Collected data:

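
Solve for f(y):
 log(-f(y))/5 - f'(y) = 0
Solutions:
 -li(-f(y)) = C1 + y/5


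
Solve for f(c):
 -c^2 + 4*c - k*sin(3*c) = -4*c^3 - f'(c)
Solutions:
 f(c) = C1 - c^4 + c^3/3 - 2*c^2 - k*cos(3*c)/3


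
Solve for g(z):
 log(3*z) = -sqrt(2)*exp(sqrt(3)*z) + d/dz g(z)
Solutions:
 g(z) = C1 + z*log(z) + z*(-1 + log(3)) + sqrt(6)*exp(sqrt(3)*z)/3


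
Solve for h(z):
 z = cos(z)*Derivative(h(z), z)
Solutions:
 h(z) = C1 + Integral(z/cos(z), z)


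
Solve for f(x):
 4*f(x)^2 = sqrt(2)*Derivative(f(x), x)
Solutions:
 f(x) = -1/(C1 + 2*sqrt(2)*x)


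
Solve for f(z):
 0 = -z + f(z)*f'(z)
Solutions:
 f(z) = -sqrt(C1 + z^2)
 f(z) = sqrt(C1 + z^2)


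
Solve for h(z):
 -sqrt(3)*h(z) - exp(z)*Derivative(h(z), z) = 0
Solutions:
 h(z) = C1*exp(sqrt(3)*exp(-z))


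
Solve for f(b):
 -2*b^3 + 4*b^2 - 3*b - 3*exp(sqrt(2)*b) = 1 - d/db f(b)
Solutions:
 f(b) = C1 + b^4/2 - 4*b^3/3 + 3*b^2/2 + b + 3*sqrt(2)*exp(sqrt(2)*b)/2


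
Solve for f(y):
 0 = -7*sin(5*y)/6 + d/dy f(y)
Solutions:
 f(y) = C1 - 7*cos(5*y)/30


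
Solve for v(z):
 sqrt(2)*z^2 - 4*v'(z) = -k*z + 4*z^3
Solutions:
 v(z) = C1 + k*z^2/8 - z^4/4 + sqrt(2)*z^3/12


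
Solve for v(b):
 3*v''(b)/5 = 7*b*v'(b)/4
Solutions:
 v(b) = C1 + C2*erfi(sqrt(210)*b/12)


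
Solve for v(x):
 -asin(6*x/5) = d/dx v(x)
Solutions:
 v(x) = C1 - x*asin(6*x/5) - sqrt(25 - 36*x^2)/6


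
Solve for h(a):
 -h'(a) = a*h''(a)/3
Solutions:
 h(a) = C1 + C2/a^2


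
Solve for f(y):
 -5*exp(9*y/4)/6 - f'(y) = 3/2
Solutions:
 f(y) = C1 - 3*y/2 - 10*exp(9*y/4)/27


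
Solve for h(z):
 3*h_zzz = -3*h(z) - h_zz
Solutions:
 h(z) = C1*exp(z*(-4 + 2*2^(1/3)/(27*sqrt(733) + 731)^(1/3) + 2^(2/3)*(27*sqrt(733) + 731)^(1/3))/36)*sin(2^(1/3)*sqrt(3)*z*(-2^(1/3)*(27*sqrt(733) + 731)^(1/3) + 2/(27*sqrt(733) + 731)^(1/3))/36) + C2*exp(z*(-4 + 2*2^(1/3)/(27*sqrt(733) + 731)^(1/3) + 2^(2/3)*(27*sqrt(733) + 731)^(1/3))/36)*cos(2^(1/3)*sqrt(3)*z*(-2^(1/3)*(27*sqrt(733) + 731)^(1/3) + 2/(27*sqrt(733) + 731)^(1/3))/36) + C3*exp(-z*(2*2^(1/3)/(27*sqrt(733) + 731)^(1/3) + 2 + 2^(2/3)*(27*sqrt(733) + 731)^(1/3))/18)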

ASSIGNMENT
Give back exactly the lines from the first line of the records through the line holding "-5*exp(9*y/4)/6 - f'(y) = 3/2", including both of those lines and leaving out all others.

TASK RESULT
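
Solve for f(y):
 log(-f(y))/5 - f'(y) = 0
Solutions:
 -li(-f(y)) = C1 + y/5


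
Solve for f(c):
 -c^2 + 4*c - k*sin(3*c) = -4*c^3 - f'(c)
Solutions:
 f(c) = C1 - c^4 + c^3/3 - 2*c^2 - k*cos(3*c)/3


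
Solve for g(z):
 log(3*z) = -sqrt(2)*exp(sqrt(3)*z) + d/dz g(z)
Solutions:
 g(z) = C1 + z*log(z) + z*(-1 + log(3)) + sqrt(6)*exp(sqrt(3)*z)/3


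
Solve for h(z):
 z = cos(z)*Derivative(h(z), z)
Solutions:
 h(z) = C1 + Integral(z/cos(z), z)


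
Solve for f(x):
 4*f(x)^2 = sqrt(2)*Derivative(f(x), x)
Solutions:
 f(x) = -1/(C1 + 2*sqrt(2)*x)


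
Solve for f(z):
 0 = -z + f(z)*f'(z)
Solutions:
 f(z) = -sqrt(C1 + z^2)
 f(z) = sqrt(C1 + z^2)


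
Solve for h(z):
 -sqrt(3)*h(z) - exp(z)*Derivative(h(z), z) = 0
Solutions:
 h(z) = C1*exp(sqrt(3)*exp(-z))


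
Solve for f(b):
 -2*b^3 + 4*b^2 - 3*b - 3*exp(sqrt(2)*b) = 1 - d/db f(b)
Solutions:
 f(b) = C1 + b^4/2 - 4*b^3/3 + 3*b^2/2 + b + 3*sqrt(2)*exp(sqrt(2)*b)/2


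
Solve for f(y):
 0 = -7*sin(5*y)/6 + d/dy f(y)
Solutions:
 f(y) = C1 - 7*cos(5*y)/30


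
Solve for v(z):
 sqrt(2)*z^2 - 4*v'(z) = -k*z + 4*z^3
Solutions:
 v(z) = C1 + k*z^2/8 - z^4/4 + sqrt(2)*z^3/12


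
Solve for v(b):
 3*v''(b)/5 = 7*b*v'(b)/4
Solutions:
 v(b) = C1 + C2*erfi(sqrt(210)*b/12)


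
Solve for v(x):
 -asin(6*x/5) = d/dx v(x)
Solutions:
 v(x) = C1 - x*asin(6*x/5) - sqrt(25 - 36*x^2)/6


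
Solve for h(a):
 -h'(a) = a*h''(a)/3
Solutions:
 h(a) = C1 + C2/a^2


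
Solve for f(y):
 -5*exp(9*y/4)/6 - f'(y) = 3/2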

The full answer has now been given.